Aim of the exercise:
The response must restate the data exactly, with nothing left out.

───── Task material ─────

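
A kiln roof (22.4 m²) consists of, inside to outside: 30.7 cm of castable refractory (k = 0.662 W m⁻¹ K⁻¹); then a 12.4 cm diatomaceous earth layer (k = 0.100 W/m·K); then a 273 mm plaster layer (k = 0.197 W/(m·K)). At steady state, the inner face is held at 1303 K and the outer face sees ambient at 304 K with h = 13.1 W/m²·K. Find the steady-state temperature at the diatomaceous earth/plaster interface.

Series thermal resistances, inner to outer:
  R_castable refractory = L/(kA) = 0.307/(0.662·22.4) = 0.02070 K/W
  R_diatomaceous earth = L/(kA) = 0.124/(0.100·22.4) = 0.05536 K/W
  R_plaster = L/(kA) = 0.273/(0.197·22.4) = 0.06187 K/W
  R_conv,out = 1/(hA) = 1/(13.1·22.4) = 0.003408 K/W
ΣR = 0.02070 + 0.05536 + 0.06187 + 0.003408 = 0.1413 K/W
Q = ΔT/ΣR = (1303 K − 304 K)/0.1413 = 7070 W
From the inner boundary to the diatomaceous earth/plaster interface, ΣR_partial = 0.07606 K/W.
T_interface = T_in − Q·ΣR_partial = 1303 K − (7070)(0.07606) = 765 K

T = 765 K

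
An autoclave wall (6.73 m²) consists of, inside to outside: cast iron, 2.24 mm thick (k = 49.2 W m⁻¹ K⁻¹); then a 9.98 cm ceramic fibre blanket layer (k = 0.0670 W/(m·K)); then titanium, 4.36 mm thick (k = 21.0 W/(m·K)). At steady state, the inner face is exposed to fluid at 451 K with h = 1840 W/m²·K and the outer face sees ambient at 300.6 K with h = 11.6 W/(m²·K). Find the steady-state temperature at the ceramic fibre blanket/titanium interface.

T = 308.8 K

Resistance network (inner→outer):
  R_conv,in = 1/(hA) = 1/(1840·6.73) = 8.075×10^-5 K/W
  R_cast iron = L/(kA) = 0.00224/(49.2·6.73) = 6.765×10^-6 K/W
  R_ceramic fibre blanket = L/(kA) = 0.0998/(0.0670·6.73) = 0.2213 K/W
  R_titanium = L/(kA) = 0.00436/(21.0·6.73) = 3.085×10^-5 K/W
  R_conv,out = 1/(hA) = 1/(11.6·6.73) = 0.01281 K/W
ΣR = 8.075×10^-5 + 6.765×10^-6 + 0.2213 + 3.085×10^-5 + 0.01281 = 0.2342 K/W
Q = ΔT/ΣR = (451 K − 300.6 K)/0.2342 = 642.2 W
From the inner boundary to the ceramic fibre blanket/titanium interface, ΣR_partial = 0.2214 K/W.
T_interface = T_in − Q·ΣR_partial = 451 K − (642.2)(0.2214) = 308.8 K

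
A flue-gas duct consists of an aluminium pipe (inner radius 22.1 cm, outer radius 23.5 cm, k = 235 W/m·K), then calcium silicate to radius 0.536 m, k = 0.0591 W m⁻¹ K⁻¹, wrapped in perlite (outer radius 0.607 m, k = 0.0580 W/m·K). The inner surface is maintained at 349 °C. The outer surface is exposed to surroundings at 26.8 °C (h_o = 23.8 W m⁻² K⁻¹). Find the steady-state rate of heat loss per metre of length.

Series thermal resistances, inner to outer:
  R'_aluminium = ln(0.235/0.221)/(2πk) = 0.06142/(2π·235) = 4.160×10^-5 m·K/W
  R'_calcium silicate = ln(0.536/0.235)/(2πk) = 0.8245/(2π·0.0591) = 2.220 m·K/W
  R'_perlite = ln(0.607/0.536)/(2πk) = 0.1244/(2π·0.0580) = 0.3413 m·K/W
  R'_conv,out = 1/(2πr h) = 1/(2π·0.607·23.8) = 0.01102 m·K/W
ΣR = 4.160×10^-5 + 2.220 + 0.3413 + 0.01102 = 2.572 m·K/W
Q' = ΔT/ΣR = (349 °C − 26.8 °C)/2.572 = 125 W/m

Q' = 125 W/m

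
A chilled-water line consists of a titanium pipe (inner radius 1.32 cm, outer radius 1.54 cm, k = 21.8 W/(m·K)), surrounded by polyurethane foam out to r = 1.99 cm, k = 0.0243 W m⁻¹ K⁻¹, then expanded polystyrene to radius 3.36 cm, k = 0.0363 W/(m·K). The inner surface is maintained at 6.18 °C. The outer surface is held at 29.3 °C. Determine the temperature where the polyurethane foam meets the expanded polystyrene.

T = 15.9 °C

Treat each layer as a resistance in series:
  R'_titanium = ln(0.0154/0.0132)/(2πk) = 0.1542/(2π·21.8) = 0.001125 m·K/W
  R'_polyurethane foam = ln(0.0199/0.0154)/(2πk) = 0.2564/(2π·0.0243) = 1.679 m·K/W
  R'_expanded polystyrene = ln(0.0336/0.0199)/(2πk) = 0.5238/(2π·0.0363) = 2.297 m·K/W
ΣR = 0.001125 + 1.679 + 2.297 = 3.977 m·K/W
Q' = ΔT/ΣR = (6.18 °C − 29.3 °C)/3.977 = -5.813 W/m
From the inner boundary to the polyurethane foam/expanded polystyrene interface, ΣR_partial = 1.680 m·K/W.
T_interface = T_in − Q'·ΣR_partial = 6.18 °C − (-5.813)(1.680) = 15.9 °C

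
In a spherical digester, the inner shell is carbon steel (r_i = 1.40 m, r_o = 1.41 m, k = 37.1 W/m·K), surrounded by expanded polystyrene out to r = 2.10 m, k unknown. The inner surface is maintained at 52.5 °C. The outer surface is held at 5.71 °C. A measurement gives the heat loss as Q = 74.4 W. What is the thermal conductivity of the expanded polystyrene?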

─────

Answer section:
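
A kiln roof (22.4 m²) consists of, inside to outside: 30.7 cm of castable refractory (k = 0.662 W m⁻¹ K⁻¹); then a 12.4 cm diatomaceous earth layer (k = 0.100 W/m·K); then a 273 mm plaster layer (k = 0.197 W/(m·K)). At steady state, the inner face is held at 1303 K and the outer face sees ambient at 304 K with h = 13.1 W/m²·K. Find the steady-state temperature at the diatomaceous earth/plaster interface.

Series thermal resistances, inner to outer:
  R_castable refractory = L/(kA) = 0.307/(0.662·22.4) = 0.02070 K/W
  R_diatomaceous earth = L/(kA) = 0.124/(0.100·22.4) = 0.05536 K/W
  R_plaster = L/(kA) = 0.273/(0.197·22.4) = 0.06187 K/W
  R_conv,out = 1/(hA) = 1/(13.1·22.4) = 0.003408 K/W
ΣR = 0.02070 + 0.05536 + 0.06187 + 0.003408 = 0.1413 K/W
Q = ΔT/ΣR = (1303 K − 304 K)/0.1413 = 7070 W
From the inner boundary to the diatomaceous earth/plaster interface, ΣR_partial = 0.07606 K/W.
T_interface = T_in − Q·ΣR_partial = 1303 K − (7070)(0.07606) = 765 K

T = 765 K

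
An autoclave wall (6.73 m²) consists of, inside to outside: cast iron, 2.24 mm thick (k = 49.2 W m⁻¹ K⁻¹); then a 9.98 cm ceramic fibre blanket layer (k = 0.0670 W/(m·K)); then titanium, 4.36 mm thick (k = 21.0 W/(m·K)). At steady state, the inner face is exposed to fluid at 451 K with h = 1840 W/m²·K and the outer face sees ambient at 300.6 K with h = 11.6 W/(m²·K). Find the steady-state temperature at the ceramic fibre blanket/titanium interface.

T = 308.8 K

Resistance network (inner→outer):
  R_conv,in = 1/(hA) = 1/(1840·6.73) = 8.075×10^-5 K/W
  R_cast iron = L/(kA) = 0.00224/(49.2·6.73) = 6.765×10^-6 K/W
  R_ceramic fibre blanket = L/(kA) = 0.0998/(0.0670·6.73) = 0.2213 K/W
  R_titanium = L/(kA) = 0.00436/(21.0·6.73) = 3.085×10^-5 K/W
  R_conv,out = 1/(hA) = 1/(11.6·6.73) = 0.01281 K/W
ΣR = 8.075×10^-5 + 6.765×10^-6 + 0.2213 + 3.085×10^-5 + 0.01281 = 0.2342 K/W
Q = ΔT/ΣR = (451 K − 300.6 K)/0.2342 = 642.2 W
From the inner boundary to the ceramic fibre blanket/titanium interface, ΣR_partial = 0.2214 K/W.
T_interface = T_in − Q·ΣR_partial = 451 K − (642.2)(0.2214) = 308.8 K

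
A flue-gas duct consists of an aluminium pipe (inner radius 22.1 cm, outer radius 23.5 cm, k = 235 W/m·K), then calcium silicate to radius 0.536 m, k = 0.0591 W m⁻¹ K⁻¹, wrapped in perlite (outer radius 0.607 m, k = 0.0580 W/m·K). The inner surface is maintained at 349 °C. The outer surface is exposed to surroundings at 26.8 °C (h_o = 23.8 W m⁻² K⁻¹). Find the steady-state rate of heat loss per metre of length.

Series thermal resistances, inner to outer:
  R'_aluminium = ln(0.235/0.221)/(2πk) = 0.06142/(2π·235) = 4.160×10^-5 m·K/W
  R'_calcium silicate = ln(0.536/0.235)/(2πk) = 0.8245/(2π·0.0591) = 2.220 m·K/W
  R'_perlite = ln(0.607/0.536)/(2πk) = 0.1244/(2π·0.0580) = 0.3413 m·K/W
  R'_conv,out = 1/(2πr h) = 1/(2π·0.607·23.8) = 0.01102 m·K/W
ΣR = 4.160×10^-5 + 2.220 + 0.3413 + 0.01102 = 2.572 m·K/W
Q' = ΔT/ΣR = (349 °C − 26.8 °C)/2.572 = 125 W/m

Q' = 125 W/m

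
A chilled-water line consists of a titanium pipe (inner radius 1.32 cm, outer radius 1.54 cm, k = 21.8 W/(m·K)), surrounded by polyurethane foam out to r = 1.99 cm, k = 0.0243 W m⁻¹ K⁻¹, then expanded polystyrene to radius 3.36 cm, k = 0.0363 W/(m·K). The inner surface is maintained at 6.18 °C. The outer surface is held at 29.3 °C. Determine the temperature where the polyurethane foam meets the expanded polystyrene.

T = 15.9 °C

Treat each layer as a resistance in series:
  R'_titanium = ln(0.0154/0.0132)/(2πk) = 0.1542/(2π·21.8) = 0.001125 m·K/W
  R'_polyurethane foam = ln(0.0199/0.0154)/(2πk) = 0.2564/(2π·0.0243) = 1.679 m·K/W
  R'_expanded polystyrene = ln(0.0336/0.0199)/(2πk) = 0.5238/(2π·0.0363) = 2.297 m·K/W
ΣR = 0.001125 + 1.679 + 2.297 = 3.977 m·K/W
Q' = ΔT/ΣR = (6.18 °C − 29.3 °C)/3.977 = -5.813 W/m
From the inner boundary to the polyurethane foam/expanded polystyrene interface, ΣR_partial = 1.680 m·K/W.
T_interface = T_in − Q'·ΣR_partial = 6.18 °C − (-5.813)(1.680) = 15.9 °C

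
In a spherical digester, the inner shell is carbon steel (r_i = 1.40 m, r_o = 1.41 m, k = 37.1 W/m·K), surrounded by expanded polystyrene out to r = 2.10 m, k unknown. The inner surface is maintained at 52.5 °C. The outer surface is held at 5.71 °C. A measurement gives the heat loss as Q = 74.4 W. What is the thermal conductivity of the expanded polystyrene?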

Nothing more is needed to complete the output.